Required work. Give an exact copy of the lines of the records below, starting at the line containing "Encode the position 24.19446°S, 120.07083°W" and running to the end.

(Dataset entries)
· · · ·

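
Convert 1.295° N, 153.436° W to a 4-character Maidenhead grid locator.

BJ31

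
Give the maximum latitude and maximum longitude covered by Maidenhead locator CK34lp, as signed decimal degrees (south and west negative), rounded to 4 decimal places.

Field C=2, K=10: +2·20° lon, +10·10° lat → SW at lon -140°, lat 10°.
Square 3, 4: +3·2° lon, +4·1° lat → SW at lon -134°, lat 14°.
Subsquare l=11, p=15: +11·0.0833333° lon, +15·0.0416667° lat → SW at lon -133.083°, lat 14.625°.
Cell spans 0.0833333° lon × 0.0416667° lat. NE corner is SW corner plus one full cell.
latitude 14.6667, longitude -133.0000.

14.6667, -133.0000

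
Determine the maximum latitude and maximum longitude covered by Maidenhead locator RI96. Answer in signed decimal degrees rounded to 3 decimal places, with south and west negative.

-3.000, 180.000

Field R=17, I=8: +17·20° lon, +8·10° lat → SW at lon 160°, lat -10°.
Square 9, 6: +9·2° lon, +6·1° lat → SW at lon 178°, lat -4°.
Cell spans 2° lon × 1° lat. NE corner is SW corner plus one full cell.
latitude -3.000, longitude 180.000.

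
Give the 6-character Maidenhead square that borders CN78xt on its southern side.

CN78xs

Latitude subsquare t = 19; −1 → 18 = s.
The longitude characters are unchanged.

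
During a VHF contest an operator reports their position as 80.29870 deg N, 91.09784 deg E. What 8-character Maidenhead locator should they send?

NR50nh11

Offset from 180°W / 90°S: lon 271.09784°, lat 170.29870°.
Field: 271.09784/20 → 13 → N, 170.29870/10 → 17 → R; chars NR.
Square: 11.09784/2 → 5, 0.29870/1 → 0; chars 50.
Subsquare: 1.09784/0.0833333 → 13 → n, 0.29870/0.0416667 → 7 → h; chars nh.
Extended square: 0.01451/0.00833333 → 1, 0.00703/0.00416667 → 1; chars 11.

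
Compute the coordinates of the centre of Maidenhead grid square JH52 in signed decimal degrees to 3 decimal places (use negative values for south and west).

Field J=9, H=7: +9·20° lon, +7·10° lat → SW at lon 0°, lat -20°.
Square 5, 2: +5·2° lon, +2·1° lat → SW at lon 10°, lat -18°.
Cell spans 2° lon × 1° lat. Centre is SW corner plus half of each.
latitude -17.500, longitude 11.000.

-17.500, 11.000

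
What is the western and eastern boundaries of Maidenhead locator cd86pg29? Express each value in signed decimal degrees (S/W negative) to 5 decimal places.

Field C=2, D=3: +2·20° lon, +3·10° lat → SW at lon -140°, lat -60°.
Square 8, 6: +8·2° lon, +6·1° lat → SW at lon -124°, lat -54°.
Subsquare p=15, g=6: +15·0.0833333° lon, +6·0.0416667° lat → SW at lon -122.75°, lat -53.75°.
Extended square 2, 9: +2·0.00833333° lon, +9·0.00416667° lat → SW at lon -122.733°, lat -53.7125°.
Cell spans 0.00833333° lon × 0.00416667° lat.
west -122.73333, east -122.72500.

-122.73333, -122.72500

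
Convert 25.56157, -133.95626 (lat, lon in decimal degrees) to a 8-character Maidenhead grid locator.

CL35an54

Add 180° to longitude and 90° to latitude: 46.04374, 115.56157.
Field: 46.04374/20 → 2 → C, 115.56157/10 → 11 → L; chars CL.
Square: 6.04374/2 → 3, 5.56157/1 → 5; chars 35.
Subsquare: 0.04374/0.0833333 → 0 → a, 0.56157/0.0416667 → 13 → n; chars an.
Extended square: 0.04374/0.00833333 → 5, 0.01990/0.00416667 → 4; chars 54.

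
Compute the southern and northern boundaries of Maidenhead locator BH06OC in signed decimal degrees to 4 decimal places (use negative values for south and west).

-13.9167, -13.8750

Field B=1, H=7: +1·20° lon, +7·10° lat → SW at lon -160°, lat -20°.
Square 0, 6: +0·2° lon, +6·1° lat → SW at lon -160°, lat -14°.
Subsquare o=14, c=2: +14·0.0833333° lon, +2·0.0416667° lat → SW at lon -158.833°, lat -13.9167°.
Cell spans 0.0833333° lon × 0.0416667° lat.
south -13.9167, north -13.8750.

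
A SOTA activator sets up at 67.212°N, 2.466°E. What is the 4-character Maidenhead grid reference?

JP17

Add 180° to longitude and 90° to latitude: 182.47, 157.21.
Field: lon ⌊182.47/20⌋ = 9 → J; lat ⌊157.21/10⌋ = 15 → P.
Square: lon ⌊2.47/2⌋ = 1; lat ⌊7.21/1⌋ = 7.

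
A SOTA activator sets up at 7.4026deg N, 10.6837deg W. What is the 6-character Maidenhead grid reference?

IJ47pj

Add 180° to longitude and 90° to latitude: 169.3163, 97.4026.
Field (20°×10°, letters A–R): 169.3163/20 → 8 → I, 97.4026/10 → 9 → J; chars IJ.
Square (2°×1°, digits 0–9): 9.3163/2 → 4, 7.4026/1 → 7; chars 47.
Subsquare (5′×2.5′, letters a–x): 1.3163/0.0833333 → 15 → p, 0.4026/0.0416667 → 9 → j; chars pj.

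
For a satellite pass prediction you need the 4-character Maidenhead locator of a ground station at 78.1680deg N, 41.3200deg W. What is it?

Offset from 180°W / 90°S: lon 138.68°, lat 168.17°.
Field (20°×10°, letters A–R): 138.68/20 → 6 → G, 168.17/10 → 16 → Q; chars GQ.
Square (2°×1°, digits 0–9): 18.68/2 → 9, 8.17/1 → 8; chars 98.

GQ98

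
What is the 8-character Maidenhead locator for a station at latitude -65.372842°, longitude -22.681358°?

HC84pp80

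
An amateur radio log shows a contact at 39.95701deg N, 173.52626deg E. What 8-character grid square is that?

RM69sw39

Shift to the Maidenhead origin (180°W, 90°S): lon 353.52626, lat 129.95701.
Field: 353.52626/20 → 17 → R, 129.95701/10 → 12 → M; chars RM.
Square: 13.52626/2 → 6, 9.95701/1 → 9; chars 69.
Subsquare: 1.52626/0.0833333 → 18 → s, 0.95701/0.0416667 → 22 → w; chars sw.
Extended square: 0.02626/0.00833333 → 3, 0.04034/0.00416667 → 9; chars 39.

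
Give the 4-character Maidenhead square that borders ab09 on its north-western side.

Longitude square 0; −1 → -1, wraps to 9, carry into field.
Longitude field A = 0; −1 → -1, wraps to 17 = R, wrapping around the antimeridian.
Latitude square 9; +1 → 10, wraps to 0, carry into field.
Latitude field B = 1; +1 → 2 = C.

RC90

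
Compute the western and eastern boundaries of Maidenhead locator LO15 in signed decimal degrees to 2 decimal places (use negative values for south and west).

Field L=11, O=14: +11·20° lon, +14·10° lat → SW at lon 40°, lat 50°.
Square 1, 5: +1·2° lon, +5·1° lat → SW at lon 42°, lat 55°.
Cell spans 2° lon × 1° lat.
west 42.00, east 44.00.

42.00, 44.00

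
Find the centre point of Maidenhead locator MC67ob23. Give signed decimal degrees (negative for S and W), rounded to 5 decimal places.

Field M=12, C=2: +12·20° lon, +2·10° lat → SW at lon 60°, lat -70°.
Square 6, 7: +6·2° lon, +7·1° lat → SW at lon 72°, lat -63°.
Subsquare o=14, b=1: +14·0.0833333° lon, +1·0.0416667° lat → SW at lon 73.1667°, lat -62.9583°.
Extended square 2, 3: +2·0.00833333° lon, +3·0.00416667° lat → SW at lon 73.1833°, lat -62.9458°.
Cell spans 0.00833333° lon × 0.00416667° lat. Centre is SW corner plus half of each.
latitude -62.94375, longitude 73.18750.

-62.94375, 73.18750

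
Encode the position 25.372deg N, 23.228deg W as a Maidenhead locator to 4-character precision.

HL85

Shift to the Maidenhead origin (180°W, 90°S): lon 156.77, lat 115.37.
Field (20°×10°, letters A–R): lon ⌊156.77/20⌋ = 7 → H; lat ⌊115.37/10⌋ = 11 → L.
Square (2°×1°, digits 0–9): lon ⌊16.77/2⌋ = 8; lat ⌊5.37/1⌋ = 5.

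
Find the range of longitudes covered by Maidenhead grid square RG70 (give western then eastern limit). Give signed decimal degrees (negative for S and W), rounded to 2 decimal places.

174.00, 176.00

Field R=17, G=6: +17·20° lon, +6·10° lat → SW at lon 160°, lat -30°.
Square 7, 0: +7·2° lon, +0·1° lat → SW at lon 174°, lat -30°.
Cell spans 2° lon × 1° lat.
west 174.00, east 176.00.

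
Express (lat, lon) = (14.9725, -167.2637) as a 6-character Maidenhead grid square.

Shift to the Maidenhead origin (180°W, 90°S): lon 12.7363, lat 104.9725.
Field: lon ⌊12.7363/20⌋ = 0 → A; lat ⌊104.9725/10⌋ = 10 → K.
Square: lon ⌊12.7363/2⌋ = 6; lat ⌊4.9725/1⌋ = 4.
Subsquare: lon ⌊0.7363/0.0833333⌋ = 8 → i; lat ⌊0.9725/0.0416667⌋ = 23 → x.

AK64ix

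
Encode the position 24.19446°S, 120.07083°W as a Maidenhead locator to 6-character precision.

Add 180° to longitude and 90° to latitude: 59.9292, 65.8055.
Field: 59.9292/20 → 2 → C, 65.8055/10 → 6 → G; chars CG.
Square: 19.9292/2 → 9, 5.8055/1 → 5; chars 95.
Subsquare: 1.9292/0.0833333 → 23 → x, 0.8055/0.0416667 → 19 → t; chars xt.

CG95xt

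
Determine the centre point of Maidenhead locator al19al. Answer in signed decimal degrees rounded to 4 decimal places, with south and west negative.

29.4792, -177.9583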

· · · ·

Result.
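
Encode the position 24.19446°S, 120.07083°W as a Maidenhead locator to 6-character precision.

Add 180° to longitude and 90° to latitude: 59.9292, 65.8055.
Field: 59.9292/20 → 2 → C, 65.8055/10 → 6 → G; chars CG.
Square: 19.9292/2 → 9, 5.8055/1 → 5; chars 95.
Subsquare: 1.9292/0.0833333 → 23 → x, 0.8055/0.0416667 → 19 → t; chars xt.

CG95xt

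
Determine the centre point of Maidenhead locator al19al. Answer in signed decimal degrees rounded to 4 decimal places, with south and west negative.

29.4792, -177.9583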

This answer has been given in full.